Reproduce all of the data exactly.

┏━━

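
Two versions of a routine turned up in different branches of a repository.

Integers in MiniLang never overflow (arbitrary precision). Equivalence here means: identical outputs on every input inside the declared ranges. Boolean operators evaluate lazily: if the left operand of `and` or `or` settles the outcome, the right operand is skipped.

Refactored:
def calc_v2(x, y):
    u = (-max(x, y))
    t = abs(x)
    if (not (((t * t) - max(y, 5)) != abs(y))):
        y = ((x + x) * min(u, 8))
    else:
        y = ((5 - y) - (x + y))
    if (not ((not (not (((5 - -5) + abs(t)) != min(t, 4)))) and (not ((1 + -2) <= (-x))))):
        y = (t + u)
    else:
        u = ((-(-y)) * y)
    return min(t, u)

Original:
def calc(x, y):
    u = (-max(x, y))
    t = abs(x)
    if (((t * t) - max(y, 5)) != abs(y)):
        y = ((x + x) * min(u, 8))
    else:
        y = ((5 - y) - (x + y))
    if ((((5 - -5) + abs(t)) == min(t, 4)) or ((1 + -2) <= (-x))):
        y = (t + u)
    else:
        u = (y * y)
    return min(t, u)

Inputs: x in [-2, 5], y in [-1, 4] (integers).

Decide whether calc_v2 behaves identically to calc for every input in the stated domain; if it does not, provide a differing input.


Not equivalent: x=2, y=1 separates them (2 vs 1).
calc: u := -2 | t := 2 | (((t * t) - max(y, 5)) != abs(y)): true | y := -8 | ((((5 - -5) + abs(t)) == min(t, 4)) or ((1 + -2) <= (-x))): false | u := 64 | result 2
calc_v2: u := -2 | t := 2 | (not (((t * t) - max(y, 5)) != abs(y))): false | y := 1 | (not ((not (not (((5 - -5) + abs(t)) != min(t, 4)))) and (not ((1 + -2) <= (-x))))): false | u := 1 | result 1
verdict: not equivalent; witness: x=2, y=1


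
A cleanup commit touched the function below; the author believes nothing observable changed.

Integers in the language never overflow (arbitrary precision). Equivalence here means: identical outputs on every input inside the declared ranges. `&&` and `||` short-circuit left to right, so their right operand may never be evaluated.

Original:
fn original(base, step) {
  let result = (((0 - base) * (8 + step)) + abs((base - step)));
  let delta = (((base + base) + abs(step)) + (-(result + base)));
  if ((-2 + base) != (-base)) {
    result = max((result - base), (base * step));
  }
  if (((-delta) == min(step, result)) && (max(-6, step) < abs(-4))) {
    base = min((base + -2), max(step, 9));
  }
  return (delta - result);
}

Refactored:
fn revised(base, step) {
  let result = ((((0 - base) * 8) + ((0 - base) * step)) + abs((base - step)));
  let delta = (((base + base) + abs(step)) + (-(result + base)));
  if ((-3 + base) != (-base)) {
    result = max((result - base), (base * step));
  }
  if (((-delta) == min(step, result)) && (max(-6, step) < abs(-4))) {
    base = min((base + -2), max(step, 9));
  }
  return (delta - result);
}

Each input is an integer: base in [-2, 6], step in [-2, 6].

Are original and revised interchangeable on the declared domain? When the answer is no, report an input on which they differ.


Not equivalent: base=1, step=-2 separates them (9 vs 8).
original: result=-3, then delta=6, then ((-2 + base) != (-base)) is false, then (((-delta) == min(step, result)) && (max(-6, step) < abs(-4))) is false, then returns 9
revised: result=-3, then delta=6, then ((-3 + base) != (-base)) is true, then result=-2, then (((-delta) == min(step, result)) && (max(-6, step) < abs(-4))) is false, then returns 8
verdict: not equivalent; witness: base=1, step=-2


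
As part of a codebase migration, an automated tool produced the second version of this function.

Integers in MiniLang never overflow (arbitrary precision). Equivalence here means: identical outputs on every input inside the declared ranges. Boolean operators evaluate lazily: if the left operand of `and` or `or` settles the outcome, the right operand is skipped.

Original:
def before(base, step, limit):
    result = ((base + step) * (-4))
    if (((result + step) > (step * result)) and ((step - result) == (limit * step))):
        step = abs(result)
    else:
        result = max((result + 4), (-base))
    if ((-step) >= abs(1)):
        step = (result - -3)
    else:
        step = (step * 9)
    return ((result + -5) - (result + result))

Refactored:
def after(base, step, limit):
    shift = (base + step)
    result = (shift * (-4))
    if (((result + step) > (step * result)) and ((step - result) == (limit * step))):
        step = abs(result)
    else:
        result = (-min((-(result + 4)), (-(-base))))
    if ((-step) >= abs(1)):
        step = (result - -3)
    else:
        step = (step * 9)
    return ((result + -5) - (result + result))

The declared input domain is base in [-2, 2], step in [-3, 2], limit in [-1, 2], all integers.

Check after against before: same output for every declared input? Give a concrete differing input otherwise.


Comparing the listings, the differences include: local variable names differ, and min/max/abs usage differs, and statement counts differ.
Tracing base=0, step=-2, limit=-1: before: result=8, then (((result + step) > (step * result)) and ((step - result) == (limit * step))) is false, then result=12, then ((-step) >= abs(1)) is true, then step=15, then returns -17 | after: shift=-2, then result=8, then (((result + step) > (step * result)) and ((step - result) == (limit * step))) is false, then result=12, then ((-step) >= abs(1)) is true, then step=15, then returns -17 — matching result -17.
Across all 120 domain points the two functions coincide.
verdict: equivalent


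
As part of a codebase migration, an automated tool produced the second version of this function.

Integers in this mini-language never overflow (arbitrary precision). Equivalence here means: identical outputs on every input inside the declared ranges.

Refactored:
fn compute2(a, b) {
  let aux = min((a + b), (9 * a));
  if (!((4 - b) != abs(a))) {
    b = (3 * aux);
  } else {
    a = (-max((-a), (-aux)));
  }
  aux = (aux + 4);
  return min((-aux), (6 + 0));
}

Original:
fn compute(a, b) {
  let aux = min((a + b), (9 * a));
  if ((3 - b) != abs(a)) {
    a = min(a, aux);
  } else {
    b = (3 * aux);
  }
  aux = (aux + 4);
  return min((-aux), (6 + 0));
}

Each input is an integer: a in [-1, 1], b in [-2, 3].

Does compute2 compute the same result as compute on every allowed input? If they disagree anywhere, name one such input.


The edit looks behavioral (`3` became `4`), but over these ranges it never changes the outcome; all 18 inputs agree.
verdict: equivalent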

┗━━

RESPONSE:
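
Two versions of a routine turned up in different branches of a repository.

Integers in MiniLang never overflow (arbitrary precision). Equivalence here means: identical outputs on every input inside the declared ranges. Boolean operators evaluate lazily: if the left operand of `and` or `or` settles the outcome, the right operand is skipped.

Refactored:
def calc_v2(x, y):
    u = (-max(x, y))
    t = abs(x)
    if (not (((t * t) - max(y, 5)) != abs(y))):
        y = ((x + x) * min(u, 8))
    else:
        y = ((5 - y) - (x + y))
    if (not ((not (not (((5 - -5) + abs(t)) != min(t, 4)))) and (not ((1 + -2) <= (-x))))):
        y = (t + u)
    else:
        u = ((-(-y)) * y)
    return min(t, u)

Original:
def calc(x, y):
    u = (-max(x, y))
    t = abs(x)
    if (((t * t) - max(y, 5)) != abs(y)):
        y = ((x + x) * min(u, 8))
    else:
        y = ((5 - y) - (x + y))
    if ((((5 - -5) + abs(t)) == min(t, 4)) or ((1 + -2) <= (-x))):
        y = (t + u)
    else:
        u = (y * y)
    return min(t, u)

Inputs: x in [-2, 5], y in [-1, 4] (integers).

Decide whether calc_v2 behaves identically to calc for every input in the stated domain; if it does not, provide a differing input.


Not equivalent: x=2, y=1 separates them (2 vs 1).
calc: u := -2 | t := 2 | (((t * t) - max(y, 5)) != abs(y)): true | y := -8 | ((((5 - -5) + abs(t)) == min(t, 4)) or ((1 + -2) <= (-x))): false | u := 64 | result 2
calc_v2: u := -2 | t := 2 | (not (((t * t) - max(y, 5)) != abs(y))): false | y := 1 | (not ((not (not (((5 - -5) + abs(t)) != min(t, 4)))) and (not ((1 + -2) <= (-x))))): false | u := 1 | result 1
verdict: not equivalent; witness: x=2, y=1


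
A cleanup commit touched the function below; the author believes nothing observable changed.

Integers in the language never overflow (arbitrary precision). Equivalence here means: identical outputs on every input inside the declared ranges. `&&` and `||` short-circuit left to right, so their right operand may never be evaluated.

Original:
fn original(base, step) {
  let result = (((0 - base) * (8 + step)) + abs((base - step)));
  let delta = (((base + base) + abs(step)) + (-(result + base)));
  if ((-2 + base) != (-base)) {
    result = max((result - base), (base * step));
  }
  if (((-delta) == min(step, result)) && (max(-6, step) < abs(-4))) {
    base = min((base + -2), max(step, 9));
  }
  return (delta - result);
}

Refactored:
fn revised(base, step) {
  let result = ((((0 - base) * 8) + ((0 - base) * step)) + abs((base - step)));
  let delta = (((base + base) + abs(step)) + (-(result + base)));
  if ((-3 + base) != (-base)) {
    result = max((result - base), (base * step));
  }
  if (((-delta) == min(step, result)) && (max(-6, step) < abs(-4))) {
    base = min((base + -2), max(step, 9));
  }
  return (delta - result);
}

Each input is an integer: base in [-2, 6], step in [-2, 6].

Are original and revised interchangeable on the declared domain? When the answer is no, report an input on which they differ.


Not equivalent: base=1, step=-2 separates them (9 vs 8).
original: result=-3, then delta=6, then ((-2 + base) != (-base)) is false, then (((-delta) == min(step, result)) && (max(-6, step) < abs(-4))) is false, then returns 9
revised: result=-3, then delta=6, then ((-3 + base) != (-base)) is true, then result=-2, then (((-delta) == min(step, result)) && (max(-6, step) < abs(-4))) is false, then returns 8
verdict: not equivalent; witness: base=1, step=-2


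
As part of a codebase migration, an automated tool produced the second version of this function.

Integers in MiniLang never overflow (arbitrary precision). Equivalence here means: identical outputs on every input inside the declared ranges. Boolean operators evaluate lazily: if the left operand of `and` or `or` settles the outcome, the right operand is skipped.

Original:
def before(base, step, limit):
    result = ((base + step) * (-4))
    if (((result + step) > (step * result)) and ((step - result) == (limit * step))):
        step = abs(result)
    else:
        result = max((result + 4), (-base))
    if ((-step) >= abs(1)):
        step = (result - -3)
    else:
        step = (step * 9)
    return ((result + -5) - (result + result))

Refactored:
def after(base, step, limit):
    shift = (base + step)
    result = (shift * (-4))
    if (((result + step) > (step * result)) and ((step - result) == (limit * step))):
        step = abs(result)
    else:
        result = (-min((-(result + 4)), (-(-base))))
    if ((-step) >= abs(1)):
        step = (result - -3)
    else:
        step = (step * 9)
    return ((result + -5) - (result + result))

The declared input domain is base in [-2, 2], step in [-3, 2], limit in [-1, 2], all integers.

Check after against before: same output for every declared input? Give a concrete differing input otherwise.


Comparing the listings, the differences include: local variable names differ, and min/max/abs usage differs, and statement counts differ.
Tracing base=0, step=-2, limit=-1: before: result=8, then (((result + step) > (step * result)) and ((step - result) == (limit * step))) is false, then result=12, then ((-step) >= abs(1)) is true, then step=15, then returns -17 | after: shift=-2, then result=8, then (((result + step) > (step * result)) and ((step - result) == (limit * step))) is false, then result=12, then ((-step) >= abs(1)) is true, then step=15, then returns -17 — matching result -17.
Across all 120 domain points the two functions coincide.
verdict: equivalent


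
As part of a codebase migration, an automated tool produced the second version of this function.

Integers in this mini-language never overflow (arbitrary precision). Equivalence here means: identical outputs on every input inside the declared ranges.

Refactored:
fn compute2(a, b) {
  let aux = min((a + b), (9 * a));
  if (!((4 - b) != abs(a))) {
    b = (3 * aux);
  } else {
    a = (-max((-a), (-aux)));
  }
  aux = (aux + 4);
  return min((-aux), (6 + 0));
}

Original:
fn compute(a, b) {
  let aux = min((a + b), (9 * a));
  if ((3 - b) != abs(a)) {
    a = min(a, aux);
  } else {
    b = (3 * aux);
  }
  aux = (aux + 4);
  return min((-aux), (6 + 0));
}

Each input is an integer: a in [-1, 1], b in [-2, 3].

Does compute2 compute the same result as compute on every allowed input? If they disagree anywhere, name one such input.


The edit looks behavioral (`3` became `4`), but over these ranges it never changes the outcome; all 18 inputs agree.
verdict: equivalent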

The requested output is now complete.